Stored items -
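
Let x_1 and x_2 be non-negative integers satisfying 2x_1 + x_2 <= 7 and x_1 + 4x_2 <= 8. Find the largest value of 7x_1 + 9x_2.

Relaxing integrality, the LP optimum is 31.57 at (x_1,x_2) = (2.86, 1.29), which is not an integer point.
(x_1,x_2)=(3,1): 2·3+1·1=7≤7, 1·3+4·1=7≤8, objective 30.
(x_1,x_2)=(2,1): 2·2+1·1=5≤7, 1·2+4·1=6≤8, objective 23.
(x_1,x_2)=(3,0): 2·3+1·0=6≤7, 1·3+4·0=3≤8, objective 21.
The best lattice point is (3,1), giving 30.

30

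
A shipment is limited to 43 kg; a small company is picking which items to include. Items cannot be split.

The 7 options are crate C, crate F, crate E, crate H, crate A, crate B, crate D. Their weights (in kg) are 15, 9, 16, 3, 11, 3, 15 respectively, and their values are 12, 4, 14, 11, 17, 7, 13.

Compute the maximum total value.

Allowing fractional choices, the relaxed optimum would be about 57.7, but items are indivisible.
crate F + crate E + crate H + crate A + crate B: weight 9 + 16 + 3 + 11 + 3 = 42 ≤ 43, value 4 + 14 + 11 + 17 + 7 = 53.
crate F + crate H + crate A + crate B + crate D: weight 9 + 3 + 11 + 3 + 15 = 41 ≤ 43, value 4 + 11 + 17 + 7 + 13 = 52.
crate C + crate F + crate H + crate A + crate B: weight 15 + 9 + 3 + 11 + 3 = 41 ≤ 43, value 12 + 4 + 11 + 17 + 7 = 51.
Best is crate F, crate E, crate H, crate A, and crate B with total value 53.

53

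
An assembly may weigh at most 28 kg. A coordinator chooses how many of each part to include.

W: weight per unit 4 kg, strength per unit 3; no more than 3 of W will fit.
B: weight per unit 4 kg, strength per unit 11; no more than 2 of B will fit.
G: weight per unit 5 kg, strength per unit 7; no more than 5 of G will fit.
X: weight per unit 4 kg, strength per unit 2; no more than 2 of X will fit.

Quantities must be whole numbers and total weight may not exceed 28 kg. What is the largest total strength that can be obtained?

50

Take 2×B and 4×G: weight 28 ≤ 28, strength 2·11 + 4·7 = 50.
B has the best ratio (11/4) and is taken to its limit of 2; remaining capacity is filled optimally with the others.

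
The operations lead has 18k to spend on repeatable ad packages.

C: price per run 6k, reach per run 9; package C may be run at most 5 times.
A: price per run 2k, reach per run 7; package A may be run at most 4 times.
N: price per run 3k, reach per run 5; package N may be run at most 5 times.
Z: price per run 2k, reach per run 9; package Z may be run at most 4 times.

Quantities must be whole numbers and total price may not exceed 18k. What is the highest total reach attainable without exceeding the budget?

4×A and 4×Z: price 16 ≤ 18, reach 4·7 + 4·9 = 64.
3×A, 1×N, and 4×Z: price 17 ≤ 18, reach 3·7 + 1·5 + 4·9 = 62.
Best is 64.

64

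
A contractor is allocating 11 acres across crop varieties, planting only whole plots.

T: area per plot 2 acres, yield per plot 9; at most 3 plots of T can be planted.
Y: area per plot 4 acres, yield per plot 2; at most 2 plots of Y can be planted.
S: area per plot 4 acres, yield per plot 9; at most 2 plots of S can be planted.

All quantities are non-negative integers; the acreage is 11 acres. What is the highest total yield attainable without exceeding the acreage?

This is a bounded integer knapsack.
Take 3×T and 1×S: area 10 ≤ 11, yield 3·9 + 1·9 = 36.
T has the best ratio (9/2) and is taken to its limit of 3; remaining capacity is filled optimally with the others.

36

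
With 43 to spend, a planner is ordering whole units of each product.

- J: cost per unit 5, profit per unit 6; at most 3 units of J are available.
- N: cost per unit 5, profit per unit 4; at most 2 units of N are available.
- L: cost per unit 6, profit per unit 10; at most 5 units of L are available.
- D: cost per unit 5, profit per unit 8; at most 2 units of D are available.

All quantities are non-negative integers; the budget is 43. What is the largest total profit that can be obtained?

66

This is a bounded integer knapsack.
Take 5×L and 2×D: cost 40 ≤ 43, profit 5·10 + 2·8 = 66.
L has the best ratio (10/6) and is taken to its limit of 5; remaining capacity is filled optimally with the others.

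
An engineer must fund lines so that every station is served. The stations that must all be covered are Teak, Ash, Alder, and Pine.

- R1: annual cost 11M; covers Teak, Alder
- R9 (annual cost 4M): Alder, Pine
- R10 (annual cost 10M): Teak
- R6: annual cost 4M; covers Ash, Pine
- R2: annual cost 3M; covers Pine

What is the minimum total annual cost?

The greedy cost-per-new-station heuristic would pick R9, R6, and R10 for 18, but a cheaper cover exists.
Choose R1 and R6: together they cover Teak, Ash, Alder, Pine — every station.
Total annual cost: 11 + 4 = 15.
No cover costs less than 15.

15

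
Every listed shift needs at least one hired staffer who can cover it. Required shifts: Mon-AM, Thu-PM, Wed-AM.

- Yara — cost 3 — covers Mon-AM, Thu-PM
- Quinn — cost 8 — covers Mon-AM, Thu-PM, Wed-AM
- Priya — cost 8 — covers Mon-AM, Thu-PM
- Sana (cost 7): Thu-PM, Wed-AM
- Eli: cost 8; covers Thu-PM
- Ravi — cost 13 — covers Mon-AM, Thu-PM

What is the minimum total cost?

The greedy cost-per-new-shift heuristic would pick Yara and Sana for 10, but a cheaper cover exists.
Quinn alone covers Mon-AM, Thu-PM, Wed-AM — every shift.
Total cost: 8.
No cover costs less than 8.

8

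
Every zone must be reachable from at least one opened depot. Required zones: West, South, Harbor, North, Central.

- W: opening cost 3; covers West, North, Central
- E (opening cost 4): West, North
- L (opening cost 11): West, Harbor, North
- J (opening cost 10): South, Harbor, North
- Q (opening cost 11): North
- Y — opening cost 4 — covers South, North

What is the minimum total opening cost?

13

The greedy cost-per-new-zone heuristic would pick W, Y, and J for 17, but a cheaper cover exists.
Choose W and J: together they cover West, South, Harbor, North, Central — every zone.
Total opening cost: 3 + 10 = 13.
No cover costs less than 13.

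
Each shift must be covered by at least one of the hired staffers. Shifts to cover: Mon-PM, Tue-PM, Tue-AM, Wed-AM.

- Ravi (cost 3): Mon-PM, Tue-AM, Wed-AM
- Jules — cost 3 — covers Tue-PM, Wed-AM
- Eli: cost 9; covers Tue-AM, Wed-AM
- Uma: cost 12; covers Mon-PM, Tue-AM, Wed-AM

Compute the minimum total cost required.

Choose Ravi and Jules: together they cover Mon-PM, Tue-PM, Tue-AM, Wed-AM — every shift.
Total cost: 3 + 3 = 6.
No cover costs less than 6.

6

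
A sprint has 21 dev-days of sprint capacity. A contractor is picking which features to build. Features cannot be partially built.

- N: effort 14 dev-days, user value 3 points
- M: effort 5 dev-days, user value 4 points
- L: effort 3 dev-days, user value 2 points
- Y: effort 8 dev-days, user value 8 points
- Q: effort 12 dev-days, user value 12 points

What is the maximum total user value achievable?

Allowing fractional choices, the relaxed optimum would be about 20.8, but features are indivisible.
M + L + Q: effort 5 + 3 + 12 = 20 ≤ 21, user value 4 + 2 + 12 = 18.
Y + Q: effort 8 + 12 = 20 ≤ 21, user value 8 + 12 = 20.
Best is Y and Q with total user value 20.

20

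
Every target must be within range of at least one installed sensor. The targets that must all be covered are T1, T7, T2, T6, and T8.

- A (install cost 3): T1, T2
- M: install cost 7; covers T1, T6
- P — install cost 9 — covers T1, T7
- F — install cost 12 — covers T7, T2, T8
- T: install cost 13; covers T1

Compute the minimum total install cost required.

The greedy cost-per-new-target heuristic would pick A, F, and M for 22, but a cheaper cover exists.
Choose M and F: together they cover T1, T7, T2, T6, T8 — every target.
Total install cost: 7 + 12 = 19.
No cover costs less than 19.

19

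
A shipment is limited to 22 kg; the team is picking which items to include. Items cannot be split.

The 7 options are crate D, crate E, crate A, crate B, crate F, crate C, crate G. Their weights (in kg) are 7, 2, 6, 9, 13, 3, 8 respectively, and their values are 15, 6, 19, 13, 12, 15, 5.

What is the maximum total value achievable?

crate D + crate A + crate C: weight 7 + 6 + 3 = 16 ≤ 22, value 15 + 19 + 15 = 49.
crate E + crate A + crate B + crate C: weight 2 + 6 + 9 + 3 = 20 ≤ 22, value 6 + 19 + 13 + 15 = 53.
crate D + crate E + crate A + crate C: weight 7 + 2 + 6 + 3 = 18 ≤ 22, value 15 + 6 + 19 + 15 = 55.
Best is crate D, crate E, crate A, and crate C with total value 55.

55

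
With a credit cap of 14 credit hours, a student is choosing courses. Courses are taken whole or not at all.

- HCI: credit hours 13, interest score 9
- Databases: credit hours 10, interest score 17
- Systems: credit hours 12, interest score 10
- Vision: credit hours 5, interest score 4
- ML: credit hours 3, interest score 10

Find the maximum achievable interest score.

27

Allowing fractional choices, the relaxed optimum would be about 27.8, but courses are indivisible.
Vision + ML: credit hours 5 + 3 = 8 ≤ 14, interest score 4 + 10 = 14.
Databases + ML: credit hours 10 + 3 = 13 ≤ 14, interest score 17 + 10 = 27.
Databases: credit hours 10 ≤ 14, interest score 17.
Best is Databases and ML with total interest score 27.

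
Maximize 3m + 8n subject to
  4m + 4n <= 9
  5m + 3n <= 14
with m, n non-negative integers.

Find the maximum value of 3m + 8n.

(m,n)=(0,2) is feasible, giving 16.
(m,n)=(1,1) is feasible, giving 11.
(m,n)=(0,1) is feasible, giving 8.
The best lattice point is (0,2), giving 16.

16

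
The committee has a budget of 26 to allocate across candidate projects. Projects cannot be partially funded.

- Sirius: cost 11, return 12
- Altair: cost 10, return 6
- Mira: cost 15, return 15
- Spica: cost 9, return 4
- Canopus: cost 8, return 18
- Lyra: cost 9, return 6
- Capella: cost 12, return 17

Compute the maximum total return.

Sirius + Canopus: cost 11 + 8 = 19 ≤ 26, return 12 + 18 = 30.
Canopus + Capella: cost 8 + 12 = 20 ≤ 26, return 18 + 17 = 35.
Mira + Canopus: cost 15 + 8 = 23 ≤ 26, return 15 + 18 = 33.
Best is Canopus and Capella with total return 35.

35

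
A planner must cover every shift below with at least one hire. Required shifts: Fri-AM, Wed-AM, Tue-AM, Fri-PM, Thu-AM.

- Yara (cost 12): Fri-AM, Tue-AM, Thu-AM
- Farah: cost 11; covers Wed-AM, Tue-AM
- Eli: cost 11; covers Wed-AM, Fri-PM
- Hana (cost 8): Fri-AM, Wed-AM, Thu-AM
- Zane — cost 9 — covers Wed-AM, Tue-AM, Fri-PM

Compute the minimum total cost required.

17

Choose Hana and Zane: together they cover Fri-AM, Wed-AM, Tue-AM, Fri-PM, Thu-AM — every shift.
Total cost: 8 + 9 = 17.
No cover costs less than 17.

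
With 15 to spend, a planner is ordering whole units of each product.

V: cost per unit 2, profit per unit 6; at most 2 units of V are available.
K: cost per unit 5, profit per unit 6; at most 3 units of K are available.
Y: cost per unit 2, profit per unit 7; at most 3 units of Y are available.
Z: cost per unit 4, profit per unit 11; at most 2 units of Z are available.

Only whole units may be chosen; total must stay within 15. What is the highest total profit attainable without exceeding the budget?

This is a bounded integer knapsack.
2×V, 3×Y, and 1×Z: cost 14 ≤ 15, profit 2·6 + 3·7 + 1·11 = 44.
3×Y and 2×Z: cost 14 ≤ 15, profit 3·7 + 2·11 = 43.
Best is 44.

44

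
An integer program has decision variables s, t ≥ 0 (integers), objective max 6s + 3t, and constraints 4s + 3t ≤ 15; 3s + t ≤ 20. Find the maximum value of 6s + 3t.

21

(s,t)=(3,1) is feasible, giving 21.
(s,t)=(3,0) is feasible, giving 18.
(s,t)=(2,2) is feasible, giving 18.
No feasible integer point exceeds 21.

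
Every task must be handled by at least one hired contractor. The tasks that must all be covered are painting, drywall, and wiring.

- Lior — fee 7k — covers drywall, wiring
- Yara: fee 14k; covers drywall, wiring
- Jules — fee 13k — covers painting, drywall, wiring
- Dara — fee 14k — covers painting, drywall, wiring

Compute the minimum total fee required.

This is an integer covering problem.
Jules alone covers painting, drywall, wiring — every task.
Total fee: 13.

13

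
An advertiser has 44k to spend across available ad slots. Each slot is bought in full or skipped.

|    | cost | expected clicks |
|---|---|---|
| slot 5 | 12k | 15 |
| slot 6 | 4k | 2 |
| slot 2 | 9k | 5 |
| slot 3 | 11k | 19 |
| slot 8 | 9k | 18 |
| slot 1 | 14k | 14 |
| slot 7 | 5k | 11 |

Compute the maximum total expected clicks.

This is a 0-1 knapsack instance.
Allowing fractional choices, the relaxed optimum would be about 70.0, but ad slots are indivisible.
slot 5 + slot 6 + slot 3 + slot 8 + slot 7: cost 12 + 4 + 11 + 9 + 5 = 41 ≤ 44, expected clicks 15 + 2 + 19 + 18 + 11 = 65.
slot 6 + slot 3 + slot 8 + slot 1 + slot 7: cost 4 + 11 + 9 + 14 + 5 = 43 ≤ 44, expected clicks 2 + 19 + 18 + 14 + 11 = 64.
Best is slot 5, slot 6, slot 3, slot 8, and slot 7 with total expected clicks 65.

65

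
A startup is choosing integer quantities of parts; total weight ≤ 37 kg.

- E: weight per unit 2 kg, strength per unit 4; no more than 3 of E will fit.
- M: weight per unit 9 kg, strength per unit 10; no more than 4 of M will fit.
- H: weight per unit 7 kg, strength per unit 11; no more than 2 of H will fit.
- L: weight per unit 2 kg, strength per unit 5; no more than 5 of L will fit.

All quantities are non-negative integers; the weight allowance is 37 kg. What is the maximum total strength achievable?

This is a bounded integer knapsack.
Take 2×E, 1×M, 2×H, and 5×L: weight 37 ≤ 37, strength 2·4 + 1·10 + 2·11 + 5·5 = 65.
L has the best ratio (5/2) and is taken to its limit of 5; remaining capacity is filled optimally with the others.

65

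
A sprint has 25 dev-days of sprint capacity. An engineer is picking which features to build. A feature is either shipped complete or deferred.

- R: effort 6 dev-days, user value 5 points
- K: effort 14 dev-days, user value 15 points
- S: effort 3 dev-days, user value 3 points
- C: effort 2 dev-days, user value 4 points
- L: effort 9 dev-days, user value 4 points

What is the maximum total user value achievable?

27

This is a 0-1 knapsack instance.
R + K + S: effort 6 + 14 + 3 = 23 ≤ 25, user value 5 + 15 + 3 = 23.
R + K + C: effort 6 + 14 + 2 = 22 ≤ 25, user value 5 + 15 + 4 = 24.
R + K + S + C: effort 6 + 14 + 3 + 2 = 25 ≤ 25, user value 5 + 15 + 3 + 4 = 27.
Best is R, K, S, and C with total user value 27.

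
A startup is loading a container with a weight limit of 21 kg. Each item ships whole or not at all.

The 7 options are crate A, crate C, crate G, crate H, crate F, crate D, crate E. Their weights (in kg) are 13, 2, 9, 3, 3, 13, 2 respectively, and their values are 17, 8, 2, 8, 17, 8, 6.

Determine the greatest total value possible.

Take crate A, crate C, crate H, and crate F: weight 13 + 2 + 3 + 3 = 21 ≤ 21, value 17 + 8 + 8 + 17 = 50.
No other feasible combination does better.

50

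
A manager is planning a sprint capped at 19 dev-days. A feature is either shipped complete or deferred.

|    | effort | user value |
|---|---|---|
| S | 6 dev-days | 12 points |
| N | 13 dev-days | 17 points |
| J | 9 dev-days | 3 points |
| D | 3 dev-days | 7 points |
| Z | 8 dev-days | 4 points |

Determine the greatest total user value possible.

Allowing fractional choices, the relaxed optimum would be about 32.1, but features are indivisible.
N + D: effort 13 + 3 = 16 ≤ 19, user value 17 + 7 = 24.
S + N: effort 6 + 13 = 19 ≤ 19, user value 12 + 17 = 29.
Best is S and N with total user value 29.

29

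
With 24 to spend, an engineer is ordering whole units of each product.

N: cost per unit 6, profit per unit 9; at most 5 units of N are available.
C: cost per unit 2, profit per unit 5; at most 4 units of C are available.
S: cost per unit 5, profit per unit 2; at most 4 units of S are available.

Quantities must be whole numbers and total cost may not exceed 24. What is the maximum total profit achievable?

42

This is a bounded integer knapsack.
2×N and 4×C: cost 20 ≤ 24, profit 2·9 + 4·5 = 38.
3×N and 3×C: cost 24 ≤ 24, profit 3·9 + 3·5 = 42.
Best is 42.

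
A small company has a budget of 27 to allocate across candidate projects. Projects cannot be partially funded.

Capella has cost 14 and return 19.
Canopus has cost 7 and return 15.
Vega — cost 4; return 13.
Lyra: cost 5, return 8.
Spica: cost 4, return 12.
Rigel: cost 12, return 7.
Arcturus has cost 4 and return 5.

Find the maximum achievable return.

53

Treat it as a binary knapsack problem.
Capella + Vega + Lyra + Spica: cost 14 + 4 + 5 + 4 = 27 ≤ 27, return 19 + 13 + 8 + 12 = 52.
Canopus + Vega + Lyra + Spica + Arcturus: cost 7 + 4 + 5 + 4 + 4 = 24 ≤ 27, return 15 + 13 + 8 + 12 + 5 = 53.
Best is Canopus, Vega, Lyra, Spica, and Arcturus with total return 53.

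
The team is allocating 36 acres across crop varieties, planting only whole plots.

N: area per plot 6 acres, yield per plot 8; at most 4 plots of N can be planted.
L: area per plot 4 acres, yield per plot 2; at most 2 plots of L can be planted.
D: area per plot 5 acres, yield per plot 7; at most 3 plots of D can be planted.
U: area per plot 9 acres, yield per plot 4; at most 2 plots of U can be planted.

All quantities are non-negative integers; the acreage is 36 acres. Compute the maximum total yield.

4×N and 2×D: area 34 ≤ 36, yield 4·8 + 2·7 = 46.
3×N and 3×D: area 33 ≤ 36, yield 3·8 + 3·7 = 45.
Best is 46.

46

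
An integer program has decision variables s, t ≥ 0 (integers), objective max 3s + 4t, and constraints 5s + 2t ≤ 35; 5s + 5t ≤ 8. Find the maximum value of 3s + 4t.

4

Relaxing integrality, the LP optimum is 6.40 at (s,t) = (0, 1.6), which is not an integer point.
(s,t)=(0,1): 5·0+2·1=2≤35, 5·0+5·1=5≤8, objective 4.
(s,t)=(1,0): 5·1+2·0=5≤35, 5·1+5·0=5≤8, objective 3.
(s,t)=(0,0): 5·0+2·0=0≤35, 5·0+5·0=0≤8, objective 0.
The best lattice point is (0,1), giving 4.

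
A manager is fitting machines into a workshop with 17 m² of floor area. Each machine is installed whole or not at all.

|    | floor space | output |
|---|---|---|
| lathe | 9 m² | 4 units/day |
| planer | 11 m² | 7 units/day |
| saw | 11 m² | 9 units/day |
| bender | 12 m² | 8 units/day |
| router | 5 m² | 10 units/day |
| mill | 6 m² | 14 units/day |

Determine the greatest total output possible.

saw + mill: floor space 11 + 6 = 17 ≤ 17, output 9 + 14 = 23.
router + mill: floor space 5 + 6 = 11 ≤ 17, output 10 + 14 = 24.
Best is router and mill with total output 24.

24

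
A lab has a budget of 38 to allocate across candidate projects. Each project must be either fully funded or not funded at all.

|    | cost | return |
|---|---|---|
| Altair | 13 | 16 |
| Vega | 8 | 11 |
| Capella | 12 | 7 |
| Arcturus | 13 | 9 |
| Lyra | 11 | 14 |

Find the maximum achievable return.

Altair + Arcturus + Lyra: cost 13 + 13 + 11 = 37 ≤ 38, return 16 + 9 + 14 = 39.
Altair + Vega + Lyra: cost 13 + 8 + 11 = 32 ≤ 38, return 16 + 11 + 14 = 41.
Best is Altair, Vega, and Lyra with total return 41.

41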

What the task requires -
In the entries above, identify every line with the word "picking". Copy those lines.

Output of the exercise -
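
A shipment is limited to 43 kg; a small company is picking which items to include. Items cannot be split.
A sprint has 21 dev-days of sprint capacity. A contractor is picking which features to build. Features cannot be partially built.
A shipment is limited to 22 kg; the team is picking which items to include. Items cannot be split.
A sprint has 25 dev-days of sprint capacity. An engineer is picking which features to build. A feature is either shipped complete or deferred.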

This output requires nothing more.